> _Task directions_:
Filter the listing for lines containing "setting".

> _Material for the task_:
_____

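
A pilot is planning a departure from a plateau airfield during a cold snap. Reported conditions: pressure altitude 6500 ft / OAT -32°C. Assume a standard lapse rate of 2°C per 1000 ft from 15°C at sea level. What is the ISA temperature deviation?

ISA temperature at 6500 ft = 15 − 2 × (6500/1000) = 2°C.
Deviation = OAT − ISA = -32 − 2 = -34°C.

ISA-34°C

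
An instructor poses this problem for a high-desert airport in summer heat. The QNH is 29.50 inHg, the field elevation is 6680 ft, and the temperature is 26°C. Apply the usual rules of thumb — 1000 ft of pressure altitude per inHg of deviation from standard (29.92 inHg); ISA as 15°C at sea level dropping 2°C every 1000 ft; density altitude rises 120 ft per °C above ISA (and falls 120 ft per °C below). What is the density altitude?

Pressure altitude = 6680 + (29.92 − 29.50) × 1000 = 6680 + (+420) = 7100 ft.
ISA temperature at 7100 ft = 15 − 2 × (7100/1000) = 0.8°C.
ISA deviation = 26 − 0.8 = +25.2°C.
Density altitude = 7100 + 120 × (25.2) = 10124 ft.

10124 ft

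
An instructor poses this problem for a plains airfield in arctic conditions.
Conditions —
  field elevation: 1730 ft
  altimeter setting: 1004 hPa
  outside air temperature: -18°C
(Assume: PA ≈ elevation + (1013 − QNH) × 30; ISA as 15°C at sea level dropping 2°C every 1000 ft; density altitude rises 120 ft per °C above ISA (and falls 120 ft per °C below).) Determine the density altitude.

-1480 ft

Pressure altitude = 1730 + (1013 − 1004) × 30 = 1730 + (+270) = 2000 ft.
ISA temperature at 2000 ft = 15 − 2 × (2000/1000) = 11°C.
ISA deviation = -18 − 11 = -29°C.
Density altitude = 2000 + 120 × (-29) = -1480 ft.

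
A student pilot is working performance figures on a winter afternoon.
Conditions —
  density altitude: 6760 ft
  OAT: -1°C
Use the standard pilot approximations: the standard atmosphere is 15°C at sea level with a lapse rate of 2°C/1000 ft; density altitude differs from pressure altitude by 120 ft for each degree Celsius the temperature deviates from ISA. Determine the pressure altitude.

7000 ft

DA = PA + 120 × (OAT − (15 − 2·PA/1000)) = PA + 120·OAT − 1800 + 0.24·PA = 1.24·PA + 120·OAT − 1800.
So 1.24·PA = 6760 − 120 × (-1) + 1800 = 8680.
PA = 8680 / 1.24 = 7000 ft.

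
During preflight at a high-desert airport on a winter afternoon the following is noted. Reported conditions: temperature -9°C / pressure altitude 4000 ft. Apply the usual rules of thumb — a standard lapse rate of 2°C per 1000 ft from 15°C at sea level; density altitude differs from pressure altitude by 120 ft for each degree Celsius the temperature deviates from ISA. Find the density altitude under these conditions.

ISA temperature at 4000 ft = 15 − 2 × (4000/1000) = 7°C.
ISA deviation = -9 − 7 = -16°C.
Density altitude = 4000 + 120 × (-16) = 4000 + (-1920) = 2080 ft.

2080 ft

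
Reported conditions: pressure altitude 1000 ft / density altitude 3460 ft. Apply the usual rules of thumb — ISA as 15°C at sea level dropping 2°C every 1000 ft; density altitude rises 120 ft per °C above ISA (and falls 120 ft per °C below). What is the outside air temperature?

33.5°C

Density altitude − pressure altitude = 3460 − 1000 = +2460 ft.
At 120 ft/°C that is an ISA deviation of 2460/120 = +20.5°C.
ISA temperature at 1000 ft = 15 − 2 × (1000/1000) = 13°C.
OAT = ISA + deviation = 13 + (+20.5) = 33.5°C.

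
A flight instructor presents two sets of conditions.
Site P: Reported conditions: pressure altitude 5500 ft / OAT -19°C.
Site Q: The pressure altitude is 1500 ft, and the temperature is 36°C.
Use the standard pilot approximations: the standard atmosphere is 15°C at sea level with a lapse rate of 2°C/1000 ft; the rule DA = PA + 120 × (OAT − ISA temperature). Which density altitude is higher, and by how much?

Site P: ISA temp = 4°C, deviation -23°C, DA = 5500 + 120 × (-23) = 2740 ft.
Site Q: ISA temp = 12°C, deviation +24°C, DA = 1500 + 120 × 24 = 4380 ft.
Site Q is higher by 4380 − 2740 = 1640 ft.

Site Q by 1640 ft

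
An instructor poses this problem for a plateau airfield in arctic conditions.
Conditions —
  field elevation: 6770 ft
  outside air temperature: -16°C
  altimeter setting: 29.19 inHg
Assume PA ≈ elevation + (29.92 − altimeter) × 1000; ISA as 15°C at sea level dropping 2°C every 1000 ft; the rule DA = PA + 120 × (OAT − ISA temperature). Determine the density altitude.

5580 ft

Pressure altitude = 6770 + (29.92 − 29.19) × 1000 = 6770 + (+730) = 7500 ft.
ISA temperature at 7500 ft = 15 − 2 × (7500/1000) = 0°C.
ISA deviation = -16 − 0 = -16°C.
Density altitude = 7500 + 120 × (-16) = 5580 ft.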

_____

> _Answer to this exercise_:
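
  altimeter setting: 1004 hPa
  altimeter setting: 29.19 inHg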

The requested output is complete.